Assignment: Output all the data below verbatim.

(Stored items)

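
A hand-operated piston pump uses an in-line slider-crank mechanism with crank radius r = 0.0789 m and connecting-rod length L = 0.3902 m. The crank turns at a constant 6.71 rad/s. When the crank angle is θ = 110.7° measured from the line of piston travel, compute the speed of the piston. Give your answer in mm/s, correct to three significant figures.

459

ω = 6.71 rad/s
For an in-line slider-crank, x = r cosθ + √(L² − r² sin²θ), so v = −rω sinθ·[1 + r cosθ/√(L² − r² sin²θ)].
With r = 0.0789 m, L = 0.3902 m, θ = 110.7°: √(L² − r² sin²θ) = 0.38316 m.
v = −0.0789·6.71·0.93544·[1 + 0.0789·-0.35347/0.38316] = -0.45919 m/s.
|v| = 0.45919 m/s = 459.19 mm/s.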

Exercise response:
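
A hand-operated piston pump uses an in-line slider-crank mechanism with crank radius r = 0.0789 m and connecting-rod length L = 0.3902 m. The crank turns at a constant 6.71 rad/s. When the crank angle is θ = 110.7° measured from the line of piston travel, compute the speed of the piston. Give your answer in mm/s, correct to three significant figures.

459

ω = 6.71 rad/s
For an in-line slider-crank, x = r cosθ + √(L² − r² sin²θ), so v = −rω sinθ·[1 + r cosθ/√(L² − r² sin²θ)].
With r = 0.0789 m, L = 0.3902 m, θ = 110.7°: √(L² − r² sin²θ) = 0.38316 m.
v = −0.0789·6.71·0.93544·[1 + 0.0789·-0.35347/0.38316] = -0.45919 m/s.
|v| = 0.45919 m/s = 459.19 mm/s.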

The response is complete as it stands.